Problem to solve → All entries must be transcribed without a single difference.

▼

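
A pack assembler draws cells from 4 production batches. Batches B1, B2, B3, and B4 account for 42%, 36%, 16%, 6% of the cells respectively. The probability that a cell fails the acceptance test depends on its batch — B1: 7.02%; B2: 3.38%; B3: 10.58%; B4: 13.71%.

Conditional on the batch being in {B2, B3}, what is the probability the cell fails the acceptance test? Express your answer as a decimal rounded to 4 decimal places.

Let S = {B2, B3}.
P(S) = 0.36 + 0.16 = 0.52.
P(F ∩ S) = 0.0338·0.36 + 0.1058·0.16 = 0.012168 + 0.016928 = 0.029096.
P(F | S) = 0.029096 / 0.52 = 0.055954…

0.0560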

▲

Solution for this exercise →
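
A pack assembler draws cells from 4 production batches. Batches B1, B2, B3, and B4 account for 42%, 36%, 16%, 6% of the cells respectively. The probability that a cell fails the acceptance test depends on its batch — B1: 7.02%; B2: 3.38%; B3: 10.58%; B4: 13.71%.

Conditional on the batch being in {B2, B3}, what is the probability the cell fails the acceptance test? Express your answer as a decimal rounded to 4 decimal places.

Let S = {B2, B3}.
P(S) = 0.36 + 0.16 = 0.52.
P(F ∩ S) = 0.0338·0.36 + 0.1058·0.16 = 0.012168 + 0.016928 = 0.029096.
P(F | S) = 0.029096 / 0.52 = 0.055954…

0.0560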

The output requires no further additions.